◆ EXERCISE BRIEF:
Two lines in the data below mark the range: the one with "QuvH is the product of *quvH*." and the one with "The cell is". Return both, along with every line between them, exactly.

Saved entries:
::::

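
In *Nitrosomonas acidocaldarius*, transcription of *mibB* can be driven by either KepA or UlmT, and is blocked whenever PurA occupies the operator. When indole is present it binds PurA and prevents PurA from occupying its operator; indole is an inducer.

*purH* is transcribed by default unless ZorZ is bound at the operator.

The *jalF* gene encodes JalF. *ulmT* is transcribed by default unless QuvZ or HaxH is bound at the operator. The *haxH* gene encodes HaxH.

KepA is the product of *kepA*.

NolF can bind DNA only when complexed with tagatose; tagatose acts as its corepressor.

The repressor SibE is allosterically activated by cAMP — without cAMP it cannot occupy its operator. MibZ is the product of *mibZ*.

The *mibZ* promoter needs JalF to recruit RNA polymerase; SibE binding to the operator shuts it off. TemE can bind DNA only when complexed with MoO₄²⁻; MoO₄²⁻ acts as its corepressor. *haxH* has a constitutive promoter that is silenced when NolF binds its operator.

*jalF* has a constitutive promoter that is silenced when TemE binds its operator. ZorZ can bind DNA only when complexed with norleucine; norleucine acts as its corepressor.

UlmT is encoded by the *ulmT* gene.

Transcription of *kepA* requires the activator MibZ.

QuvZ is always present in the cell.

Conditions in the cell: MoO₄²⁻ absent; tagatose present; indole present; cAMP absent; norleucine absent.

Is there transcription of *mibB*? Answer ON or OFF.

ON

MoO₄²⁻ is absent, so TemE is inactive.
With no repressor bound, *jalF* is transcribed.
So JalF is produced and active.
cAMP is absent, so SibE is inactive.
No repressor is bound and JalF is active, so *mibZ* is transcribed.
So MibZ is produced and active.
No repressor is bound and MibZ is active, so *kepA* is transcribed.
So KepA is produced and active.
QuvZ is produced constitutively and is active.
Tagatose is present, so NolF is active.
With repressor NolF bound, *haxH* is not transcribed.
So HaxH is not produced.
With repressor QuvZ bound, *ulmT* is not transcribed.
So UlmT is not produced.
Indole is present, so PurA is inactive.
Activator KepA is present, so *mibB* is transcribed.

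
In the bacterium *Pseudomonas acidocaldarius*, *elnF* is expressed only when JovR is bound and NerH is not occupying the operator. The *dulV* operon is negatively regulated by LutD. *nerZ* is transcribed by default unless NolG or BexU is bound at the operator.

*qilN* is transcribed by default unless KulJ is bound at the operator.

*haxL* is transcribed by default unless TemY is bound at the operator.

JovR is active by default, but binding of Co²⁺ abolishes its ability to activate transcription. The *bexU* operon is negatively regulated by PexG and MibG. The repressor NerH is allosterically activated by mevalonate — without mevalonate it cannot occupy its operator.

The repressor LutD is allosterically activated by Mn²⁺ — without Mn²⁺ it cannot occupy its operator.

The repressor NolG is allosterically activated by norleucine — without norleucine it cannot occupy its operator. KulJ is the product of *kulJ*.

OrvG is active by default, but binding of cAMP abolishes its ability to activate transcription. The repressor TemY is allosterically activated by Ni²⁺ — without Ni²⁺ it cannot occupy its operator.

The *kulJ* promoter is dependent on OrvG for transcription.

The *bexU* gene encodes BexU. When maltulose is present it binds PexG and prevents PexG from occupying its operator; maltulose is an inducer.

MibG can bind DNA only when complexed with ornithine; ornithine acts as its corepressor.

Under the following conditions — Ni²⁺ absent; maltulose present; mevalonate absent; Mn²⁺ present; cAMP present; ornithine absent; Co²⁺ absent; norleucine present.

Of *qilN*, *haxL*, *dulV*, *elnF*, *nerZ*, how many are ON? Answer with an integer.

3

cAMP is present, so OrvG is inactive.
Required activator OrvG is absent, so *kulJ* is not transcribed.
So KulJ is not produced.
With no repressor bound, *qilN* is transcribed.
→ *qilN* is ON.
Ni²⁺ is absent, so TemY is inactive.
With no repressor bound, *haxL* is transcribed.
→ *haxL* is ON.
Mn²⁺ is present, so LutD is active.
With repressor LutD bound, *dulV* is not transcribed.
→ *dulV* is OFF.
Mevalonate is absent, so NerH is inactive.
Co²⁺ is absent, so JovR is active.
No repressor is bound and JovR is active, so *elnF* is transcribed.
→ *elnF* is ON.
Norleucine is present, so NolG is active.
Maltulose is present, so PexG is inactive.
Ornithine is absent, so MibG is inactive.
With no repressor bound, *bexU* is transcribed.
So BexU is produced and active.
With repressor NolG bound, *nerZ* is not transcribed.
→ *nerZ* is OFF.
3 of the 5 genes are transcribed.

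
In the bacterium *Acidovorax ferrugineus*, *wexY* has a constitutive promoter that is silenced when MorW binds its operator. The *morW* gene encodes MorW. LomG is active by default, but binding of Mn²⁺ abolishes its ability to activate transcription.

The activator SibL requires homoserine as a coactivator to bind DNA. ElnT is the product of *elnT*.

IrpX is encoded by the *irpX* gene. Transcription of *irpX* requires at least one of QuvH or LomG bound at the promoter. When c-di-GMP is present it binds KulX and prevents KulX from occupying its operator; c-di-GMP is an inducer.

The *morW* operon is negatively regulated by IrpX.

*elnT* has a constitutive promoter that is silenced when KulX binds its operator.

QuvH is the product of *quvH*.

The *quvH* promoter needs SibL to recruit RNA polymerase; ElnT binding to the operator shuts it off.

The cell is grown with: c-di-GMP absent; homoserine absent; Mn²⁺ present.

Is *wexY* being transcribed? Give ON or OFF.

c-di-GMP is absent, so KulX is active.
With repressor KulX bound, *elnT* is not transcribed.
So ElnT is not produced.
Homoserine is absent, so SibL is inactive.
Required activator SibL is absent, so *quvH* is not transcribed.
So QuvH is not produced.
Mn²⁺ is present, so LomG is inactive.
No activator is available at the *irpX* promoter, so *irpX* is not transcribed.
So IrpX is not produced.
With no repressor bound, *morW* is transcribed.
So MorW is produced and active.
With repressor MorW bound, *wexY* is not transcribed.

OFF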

::::

◆ PROBLEM SOLUTION:
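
QuvH is the product of *quvH*.

The *quvH* promoter needs SibL to recruit RNA polymerase; ElnT binding to the operator shuts it off.

The cell is grown with: c-di-GMP absent; homoserine absent; Mn²⁺ present.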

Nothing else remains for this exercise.